→ Description of the task: Exactly the lines from the one that contains "hydraulic jump takes" through the end of the material below are to be output, the first and last included.

→ Records to process:

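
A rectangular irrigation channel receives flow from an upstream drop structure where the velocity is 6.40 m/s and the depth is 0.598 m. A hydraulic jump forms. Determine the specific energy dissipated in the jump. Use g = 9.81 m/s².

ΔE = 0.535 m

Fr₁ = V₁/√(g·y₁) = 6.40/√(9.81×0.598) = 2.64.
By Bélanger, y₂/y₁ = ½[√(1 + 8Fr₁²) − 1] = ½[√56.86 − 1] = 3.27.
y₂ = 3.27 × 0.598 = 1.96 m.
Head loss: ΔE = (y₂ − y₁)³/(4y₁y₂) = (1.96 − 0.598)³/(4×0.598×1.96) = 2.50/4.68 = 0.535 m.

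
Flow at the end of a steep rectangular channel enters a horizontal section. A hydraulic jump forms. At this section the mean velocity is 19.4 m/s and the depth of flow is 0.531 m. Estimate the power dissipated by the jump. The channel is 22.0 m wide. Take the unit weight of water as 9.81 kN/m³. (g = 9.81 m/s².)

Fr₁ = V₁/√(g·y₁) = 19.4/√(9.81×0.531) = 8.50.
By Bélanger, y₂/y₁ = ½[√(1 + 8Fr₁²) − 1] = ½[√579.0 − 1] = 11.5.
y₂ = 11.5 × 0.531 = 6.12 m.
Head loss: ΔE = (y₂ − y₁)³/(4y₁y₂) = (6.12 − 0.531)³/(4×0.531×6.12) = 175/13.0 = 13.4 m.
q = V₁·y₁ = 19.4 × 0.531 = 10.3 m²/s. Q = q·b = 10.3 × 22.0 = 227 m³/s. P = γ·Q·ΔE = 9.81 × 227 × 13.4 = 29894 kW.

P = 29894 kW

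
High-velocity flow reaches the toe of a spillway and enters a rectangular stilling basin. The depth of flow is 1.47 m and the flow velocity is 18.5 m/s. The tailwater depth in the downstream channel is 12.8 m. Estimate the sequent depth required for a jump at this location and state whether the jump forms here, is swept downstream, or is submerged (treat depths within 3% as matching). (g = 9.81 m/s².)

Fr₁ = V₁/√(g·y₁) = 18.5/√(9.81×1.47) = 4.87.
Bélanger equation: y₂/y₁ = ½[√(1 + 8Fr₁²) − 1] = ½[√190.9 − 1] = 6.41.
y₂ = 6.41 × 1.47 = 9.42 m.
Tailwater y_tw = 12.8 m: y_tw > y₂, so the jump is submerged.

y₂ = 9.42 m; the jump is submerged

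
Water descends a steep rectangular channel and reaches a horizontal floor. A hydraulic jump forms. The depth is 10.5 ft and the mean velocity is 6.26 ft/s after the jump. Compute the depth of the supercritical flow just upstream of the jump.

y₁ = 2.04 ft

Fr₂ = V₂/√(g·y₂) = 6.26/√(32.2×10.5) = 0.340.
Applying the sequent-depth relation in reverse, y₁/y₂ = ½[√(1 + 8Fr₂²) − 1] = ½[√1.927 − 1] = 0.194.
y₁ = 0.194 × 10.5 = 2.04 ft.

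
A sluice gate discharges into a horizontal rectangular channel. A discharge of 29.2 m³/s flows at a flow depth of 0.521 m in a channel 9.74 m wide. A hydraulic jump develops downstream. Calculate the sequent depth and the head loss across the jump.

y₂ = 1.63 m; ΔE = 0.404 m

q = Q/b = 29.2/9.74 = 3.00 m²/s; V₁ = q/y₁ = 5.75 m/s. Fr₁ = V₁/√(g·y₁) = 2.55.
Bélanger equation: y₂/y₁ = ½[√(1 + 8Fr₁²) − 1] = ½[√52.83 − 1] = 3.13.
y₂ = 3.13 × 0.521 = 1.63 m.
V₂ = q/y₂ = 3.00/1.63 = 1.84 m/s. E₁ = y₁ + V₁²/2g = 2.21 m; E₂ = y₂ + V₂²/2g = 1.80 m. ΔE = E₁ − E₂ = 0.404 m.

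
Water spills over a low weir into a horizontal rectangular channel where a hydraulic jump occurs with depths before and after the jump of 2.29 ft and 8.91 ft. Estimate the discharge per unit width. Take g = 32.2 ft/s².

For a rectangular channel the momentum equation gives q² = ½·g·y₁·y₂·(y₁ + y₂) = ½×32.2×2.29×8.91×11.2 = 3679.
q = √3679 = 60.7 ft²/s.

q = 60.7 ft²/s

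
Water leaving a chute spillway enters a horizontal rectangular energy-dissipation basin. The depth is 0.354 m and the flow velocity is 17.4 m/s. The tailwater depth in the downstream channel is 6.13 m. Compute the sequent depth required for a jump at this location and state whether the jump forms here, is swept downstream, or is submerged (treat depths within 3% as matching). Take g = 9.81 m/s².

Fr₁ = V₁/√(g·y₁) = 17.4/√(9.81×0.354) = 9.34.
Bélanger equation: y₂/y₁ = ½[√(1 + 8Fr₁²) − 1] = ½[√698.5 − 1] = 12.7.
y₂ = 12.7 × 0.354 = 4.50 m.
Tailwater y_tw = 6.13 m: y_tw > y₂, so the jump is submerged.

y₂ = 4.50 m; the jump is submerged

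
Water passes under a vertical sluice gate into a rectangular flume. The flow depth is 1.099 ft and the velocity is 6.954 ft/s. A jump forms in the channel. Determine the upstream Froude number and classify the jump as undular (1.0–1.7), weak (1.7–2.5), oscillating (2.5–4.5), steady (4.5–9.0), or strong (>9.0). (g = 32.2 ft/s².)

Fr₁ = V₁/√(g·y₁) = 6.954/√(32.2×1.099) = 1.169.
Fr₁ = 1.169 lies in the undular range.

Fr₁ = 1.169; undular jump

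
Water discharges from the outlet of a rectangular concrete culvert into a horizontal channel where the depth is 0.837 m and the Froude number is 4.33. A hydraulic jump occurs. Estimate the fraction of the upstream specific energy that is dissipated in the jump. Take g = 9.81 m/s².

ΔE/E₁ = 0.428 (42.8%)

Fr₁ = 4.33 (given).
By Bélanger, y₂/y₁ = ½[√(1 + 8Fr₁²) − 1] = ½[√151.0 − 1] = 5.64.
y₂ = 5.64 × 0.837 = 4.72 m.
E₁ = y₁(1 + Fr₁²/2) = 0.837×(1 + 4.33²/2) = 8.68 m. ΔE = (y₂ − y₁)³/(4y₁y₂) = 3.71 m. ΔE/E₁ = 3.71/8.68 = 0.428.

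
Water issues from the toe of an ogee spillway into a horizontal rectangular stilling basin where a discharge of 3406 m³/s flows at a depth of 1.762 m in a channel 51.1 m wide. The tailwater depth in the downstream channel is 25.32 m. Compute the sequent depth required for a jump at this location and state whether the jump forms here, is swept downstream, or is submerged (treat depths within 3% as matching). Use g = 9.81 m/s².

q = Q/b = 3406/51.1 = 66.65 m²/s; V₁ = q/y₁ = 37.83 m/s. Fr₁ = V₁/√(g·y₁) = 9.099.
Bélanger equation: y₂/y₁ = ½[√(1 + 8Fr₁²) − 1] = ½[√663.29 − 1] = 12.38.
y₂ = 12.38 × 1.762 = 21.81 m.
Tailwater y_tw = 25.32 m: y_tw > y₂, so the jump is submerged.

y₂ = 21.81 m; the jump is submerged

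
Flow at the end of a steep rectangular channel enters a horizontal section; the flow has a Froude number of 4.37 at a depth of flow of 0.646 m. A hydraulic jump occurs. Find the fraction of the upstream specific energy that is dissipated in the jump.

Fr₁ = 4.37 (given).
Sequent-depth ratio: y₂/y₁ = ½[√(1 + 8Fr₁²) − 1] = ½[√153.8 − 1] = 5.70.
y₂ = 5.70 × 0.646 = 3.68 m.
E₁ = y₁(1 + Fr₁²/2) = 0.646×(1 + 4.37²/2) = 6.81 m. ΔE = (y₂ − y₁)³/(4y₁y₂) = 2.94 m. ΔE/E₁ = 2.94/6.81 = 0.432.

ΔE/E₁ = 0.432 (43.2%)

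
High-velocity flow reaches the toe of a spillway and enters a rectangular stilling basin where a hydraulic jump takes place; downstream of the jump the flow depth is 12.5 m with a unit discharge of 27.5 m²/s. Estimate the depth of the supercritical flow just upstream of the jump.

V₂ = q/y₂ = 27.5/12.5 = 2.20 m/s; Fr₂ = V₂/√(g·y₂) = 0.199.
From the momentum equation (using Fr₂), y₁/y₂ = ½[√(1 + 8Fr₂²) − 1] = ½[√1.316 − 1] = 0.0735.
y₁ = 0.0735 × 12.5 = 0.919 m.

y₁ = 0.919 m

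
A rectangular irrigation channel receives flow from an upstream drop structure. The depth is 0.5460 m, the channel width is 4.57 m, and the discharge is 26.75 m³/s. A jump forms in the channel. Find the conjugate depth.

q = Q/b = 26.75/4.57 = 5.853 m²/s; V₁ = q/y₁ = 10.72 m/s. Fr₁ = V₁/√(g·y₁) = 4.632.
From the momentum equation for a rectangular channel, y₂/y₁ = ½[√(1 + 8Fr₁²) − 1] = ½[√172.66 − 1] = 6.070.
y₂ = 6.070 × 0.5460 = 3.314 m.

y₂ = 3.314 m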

→ Completed task:
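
High-velocity flow reaches the toe of a spillway and enters a rectangular stilling basin where a hydraulic jump takes place; downstream of the jump the flow depth is 12.5 m with a unit discharge of 27.5 m²/s. Estimate the depth of the supercritical flow just upstream of the jump.

V₂ = q/y₂ = 27.5/12.5 = 2.20 m/s; Fr₂ = V₂/√(g·y₂) = 0.199.
From the momentum equation (using Fr₂), y₁/y₂ = ½[√(1 + 8Fr₂²) − 1] = ½[√1.316 − 1] = 0.0735.
y₁ = 0.0735 × 12.5 = 0.919 m.

y₁ = 0.919 m

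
A rectangular irrigation channel receives flow from an upstream drop structure. The depth is 0.5460 m, the channel width is 4.57 m, and the discharge is 26.75 m³/s. A jump forms in the channel. Find the conjugate depth.

q = Q/b = 26.75/4.57 = 5.853 m²/s; V₁ = q/y₁ = 10.72 m/s. Fr₁ = V₁/√(g·y₁) = 4.632.
From the momentum equation for a rectangular channel, y₂/y₁ = ½[√(1 + 8Fr₁²) − 1] = ½[√172.66 − 1] = 6.070.
y₂ = 6.070 × 0.5460 = 3.314 m.

y₂ = 3.314 m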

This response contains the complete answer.